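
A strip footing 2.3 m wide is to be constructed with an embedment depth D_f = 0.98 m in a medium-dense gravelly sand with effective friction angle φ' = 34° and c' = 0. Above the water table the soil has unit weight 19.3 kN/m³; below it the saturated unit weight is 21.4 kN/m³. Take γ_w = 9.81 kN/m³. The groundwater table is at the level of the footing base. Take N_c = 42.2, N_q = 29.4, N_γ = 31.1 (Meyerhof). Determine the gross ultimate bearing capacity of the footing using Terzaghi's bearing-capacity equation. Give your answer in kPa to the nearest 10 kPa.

q = γ·D_f = 19.3 × 0.98 = 18.914 kPa.
For the ½γBN_γ term take γ' = 21.4 − 9.81 = 11.59 kN/m³ (soil below base is submerged).
q·N_q = 18.914 × 29.4 = 556.07 kPa
0.5·γ·B·N_γ = 0.5 × 11.59 × 2.3 × 31.1 = 414.52 kPa
q_ult = 556.07 + 414.52 = 970.59 kPa.

q_ult ≈ 970 kPa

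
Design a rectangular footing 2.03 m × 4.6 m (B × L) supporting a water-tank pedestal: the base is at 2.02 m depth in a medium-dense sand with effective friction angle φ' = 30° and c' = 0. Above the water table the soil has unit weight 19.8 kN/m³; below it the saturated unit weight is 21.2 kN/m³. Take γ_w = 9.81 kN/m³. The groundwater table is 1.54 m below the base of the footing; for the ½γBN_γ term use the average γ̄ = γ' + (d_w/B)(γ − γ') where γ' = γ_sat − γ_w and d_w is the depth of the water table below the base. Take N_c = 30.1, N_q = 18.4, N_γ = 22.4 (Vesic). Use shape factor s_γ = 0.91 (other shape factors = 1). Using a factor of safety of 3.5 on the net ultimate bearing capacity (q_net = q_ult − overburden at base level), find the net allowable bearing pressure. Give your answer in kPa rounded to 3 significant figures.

q_all(net) ≈ 304 kPa

q = γ·D_f = 19.8 × 2.02 = 39.996 kPa.
γ' = 11.39 kN/m³; averaging over the depth B below the base, γ̄ = γ' + (d_w/B)(γ − γ') = 17.77 kN/m³.
q·N_q = 39.996 × 18.4 = 735.93 kPa
0.5·γ·B·N_γ·s_γ = 0.5 × 17.77 × 2.03 × 22.4 × 0.91 = 367.66 kPa
q_ult = 735.93 + 367.66 = 1103.6 kPa.
q_net = 1103.6 − 39.996 = 1063.6 kPa.
q_all(net) = 1063.6 / 3.5 = 303.88 kPa.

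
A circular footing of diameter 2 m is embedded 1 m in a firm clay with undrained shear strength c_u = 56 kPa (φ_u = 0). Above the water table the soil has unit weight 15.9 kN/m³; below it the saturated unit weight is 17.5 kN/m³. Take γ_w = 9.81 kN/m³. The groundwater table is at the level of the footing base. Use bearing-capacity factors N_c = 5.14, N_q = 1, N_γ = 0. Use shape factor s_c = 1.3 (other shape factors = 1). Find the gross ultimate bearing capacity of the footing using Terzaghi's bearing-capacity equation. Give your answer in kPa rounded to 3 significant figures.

q_ult ≈ 390 kPa

q = γ·D_f = 15.9 × 1 = 15.9 kPa.
c·N_c·s_c = 56 × 5.14 × 1.3 = 374.19 kPa
q·N_q = 15.9 × 1 = 15.9 kPa
q_ult = 374.19 + 15.9 = 390.09 kPa.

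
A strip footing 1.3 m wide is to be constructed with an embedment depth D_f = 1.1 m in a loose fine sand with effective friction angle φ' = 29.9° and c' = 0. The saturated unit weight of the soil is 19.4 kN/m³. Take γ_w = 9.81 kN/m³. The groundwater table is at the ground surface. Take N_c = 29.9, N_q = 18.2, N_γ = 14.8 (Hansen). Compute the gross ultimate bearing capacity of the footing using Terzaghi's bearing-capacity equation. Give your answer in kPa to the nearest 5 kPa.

Water table at ground surface, so effective unit weight γ' = 19.4 − 9.81 = 9.59 kN/m³ is used throughout; overburden q = 9.59 × 1.1 = 10.549 kPa; the same γ' applies in the ½γBN_γ term.
Surcharge term q·N_q = 10.549 × 18.2 = 191.99 kPa; self-weight term 0.5·γ·B·N_γ = 0.5 × 9.59 × 1.3 × 14.8 = 92.256 kPa.
q_ult = 191.99 + 92.256 = 284.25 kPa.

q_ult ≈ 285 kPa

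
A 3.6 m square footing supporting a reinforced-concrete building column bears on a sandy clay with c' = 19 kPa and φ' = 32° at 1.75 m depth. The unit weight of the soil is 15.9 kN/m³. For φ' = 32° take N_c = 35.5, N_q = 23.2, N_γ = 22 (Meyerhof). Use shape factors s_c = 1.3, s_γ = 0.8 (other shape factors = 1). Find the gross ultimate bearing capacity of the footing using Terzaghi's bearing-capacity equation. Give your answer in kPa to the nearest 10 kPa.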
---+---
> [Work to complete]: Output the entries above word for word.

> [Output for this task]:
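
A strip footing 2.3 m wide is to be constructed with an embedment depth D_f = 0.98 m in a medium-dense gravelly sand with effective friction angle φ' = 34° and c' = 0. Above the water table the soil has unit weight 19.3 kN/m³; below it the saturated unit weight is 21.4 kN/m³. Take γ_w = 9.81 kN/m³. The groundwater table is at the level of the footing base. Take N_c = 42.2, N_q = 29.4, N_γ = 31.1 (Meyerhof). Determine the gross ultimate bearing capacity of the footing using Terzaghi's bearing-capacity equation. Give your answer in kPa to the nearest 10 kPa.

q = γ·D_f = 19.3 × 0.98 = 18.914 kPa.
For the ½γBN_γ term take γ' = 21.4 − 9.81 = 11.59 kN/m³ (soil below base is submerged).
q·N_q = 18.914 × 29.4 = 556.07 kPa
0.5·γ·B·N_γ = 0.5 × 11.59 × 2.3 × 31.1 = 414.52 kPa
q_ult = 556.07 + 414.52 = 970.59 kPa.

q_ult ≈ 970 kPa

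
Design a rectangular footing 2.03 m × 4.6 m (B × L) supporting a water-tank pedestal: the base is at 2.02 m depth in a medium-dense sand with effective friction angle φ' = 30° and c' = 0. Above the water table the soil has unit weight 19.8 kN/m³; below it the saturated unit weight is 21.2 kN/m³. Take γ_w = 9.81 kN/m³. The groundwater table is 1.54 m below the base of the footing; for the ½γBN_γ term use the average γ̄ = γ' + (d_w/B)(γ − γ') where γ' = γ_sat − γ_w and d_w is the depth of the water table below the base. Take N_c = 30.1, N_q = 18.4, N_γ = 22.4 (Vesic). Use shape factor s_γ = 0.91 (other shape factors = 1). Using a factor of safety of 3.5 on the net ultimate bearing capacity (q_net = q_ult − overburden at base level), find the net allowable bearing pressure. Give your answer in kPa rounded to 3 significant figures.

q_all(net) ≈ 304 kPa

q = γ·D_f = 19.8 × 2.02 = 39.996 kPa.
γ' = 11.39 kN/m³; averaging over the depth B below the base, γ̄ = γ' + (d_w/B)(γ − γ') = 17.77 kN/m³.
q·N_q = 39.996 × 18.4 = 735.93 kPa
0.5·γ·B·N_γ·s_γ = 0.5 × 17.77 × 2.03 × 22.4 × 0.91 = 367.66 kPa
q_ult = 735.93 + 367.66 = 1103.6 kPa.
q_net = 1103.6 − 39.996 = 1063.6 kPa.
q_all(net) = 1063.6 / 3.5 = 303.88 kPa.

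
A circular footing of diameter 2 m is embedded 1 m in a firm clay with undrained shear strength c_u = 56 kPa (φ_u = 0). Above the water table the soil has unit weight 15.9 kN/m³; below it the saturated unit weight is 17.5 kN/m³. Take γ_w = 9.81 kN/m³. The groundwater table is at the level of the footing base. Use bearing-capacity factors N_c = 5.14, N_q = 1, N_γ = 0. Use shape factor s_c = 1.3 (other shape factors = 1). Find the gross ultimate bearing capacity of the footing using Terzaghi's bearing-capacity equation. Give your answer in kPa rounded to 3 significant figures.

q_ult ≈ 390 kPa

q = γ·D_f = 15.9 × 1 = 15.9 kPa.
c·N_c·s_c = 56 × 5.14 × 1.3 = 374.19 kPa
q·N_q = 15.9 × 1 = 15.9 kPa
q_ult = 374.19 + 15.9 = 390.09 kPa.

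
A strip footing 1.3 m wide is to be constructed with an embedment depth D_f = 1.1 m in a loose fine sand with effective friction angle φ' = 29.9° and c' = 0. The saturated unit weight of the soil is 19.4 kN/m³. Take γ_w = 9.81 kN/m³. The groundwater table is at the ground surface. Take N_c = 29.9, N_q = 18.2, N_γ = 14.8 (Hansen). Compute the gross ultimate bearing capacity of the footing using Terzaghi's bearing-capacity equation. Give your answer in kPa to the nearest 5 kPa.

Water table at ground surface, so effective unit weight γ' = 19.4 − 9.81 = 9.59 kN/m³ is used throughout; overburden q = 9.59 × 1.1 = 10.549 kPa; the same γ' applies in the ½γBN_γ term.
Surcharge term q·N_q = 10.549 × 18.2 = 191.99 kPa; self-weight term 0.5·γ·B·N_γ = 0.5 × 9.59 × 1.3 × 14.8 = 92.256 kPa.
q_ult = 191.99 + 92.256 = 284.25 kPa.

q_ult ≈ 285 kPa

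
A 3.6 m square footing supporting a reinforced-concrete building column bears on a sandy clay with c' = 19 kPa and φ' = 32° at 1.75 m depth. The unit weight of the soil is 15.9 kN/m³. For φ' = 32° take N_c = 35.5, N_q = 23.2, N_γ = 22 (Meyerhof). Use shape factors s_c = 1.3, s_γ = 0.8 (other shape factors = 1). Find the gross ultimate bearing capacity of the footing using Terzaghi's bearing-capacity equation. Give your answer in kPa to the nearest 10 kPa.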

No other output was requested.